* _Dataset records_
--------------------

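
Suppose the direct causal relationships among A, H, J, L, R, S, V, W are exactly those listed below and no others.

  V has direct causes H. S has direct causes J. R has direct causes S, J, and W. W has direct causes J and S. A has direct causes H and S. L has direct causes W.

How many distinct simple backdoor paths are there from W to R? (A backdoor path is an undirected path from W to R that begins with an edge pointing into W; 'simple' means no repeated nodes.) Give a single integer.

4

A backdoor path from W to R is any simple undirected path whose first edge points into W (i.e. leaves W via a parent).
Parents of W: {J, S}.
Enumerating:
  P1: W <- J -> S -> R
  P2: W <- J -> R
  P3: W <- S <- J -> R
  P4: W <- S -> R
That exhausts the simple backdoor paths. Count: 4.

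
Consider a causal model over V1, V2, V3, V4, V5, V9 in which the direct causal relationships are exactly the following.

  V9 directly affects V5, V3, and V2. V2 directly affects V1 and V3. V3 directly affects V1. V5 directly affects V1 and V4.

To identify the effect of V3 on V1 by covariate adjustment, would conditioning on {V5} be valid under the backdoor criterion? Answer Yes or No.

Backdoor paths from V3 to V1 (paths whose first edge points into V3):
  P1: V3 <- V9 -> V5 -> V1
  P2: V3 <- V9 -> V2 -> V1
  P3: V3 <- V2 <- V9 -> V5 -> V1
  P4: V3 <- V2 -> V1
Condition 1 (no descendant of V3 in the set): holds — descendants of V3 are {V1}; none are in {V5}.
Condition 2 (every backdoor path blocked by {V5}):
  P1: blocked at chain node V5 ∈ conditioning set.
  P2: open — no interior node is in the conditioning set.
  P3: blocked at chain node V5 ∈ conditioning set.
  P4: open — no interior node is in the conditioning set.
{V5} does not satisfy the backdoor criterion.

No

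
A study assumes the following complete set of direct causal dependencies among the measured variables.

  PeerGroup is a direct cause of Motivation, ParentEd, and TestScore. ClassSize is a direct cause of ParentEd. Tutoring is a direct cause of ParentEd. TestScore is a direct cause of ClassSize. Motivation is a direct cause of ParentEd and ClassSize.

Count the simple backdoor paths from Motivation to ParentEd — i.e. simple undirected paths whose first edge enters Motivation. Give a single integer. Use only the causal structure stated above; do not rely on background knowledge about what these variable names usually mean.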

--------------------

* _Task_
Restate word for word only the lines above from the line containing "Consider a causal" to the line containing "V9 directly affects", both of them included.

* _Exercise solution_
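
Consider a causal model over V1, V2, V3, V4, V5, V9 in which the direct causal relationships are exactly the following.

  V9 directly affects V5, V3, and V2. V2 directly affects V1 and V3. V3 directly affects V1. V5 directly affects V1 and V4.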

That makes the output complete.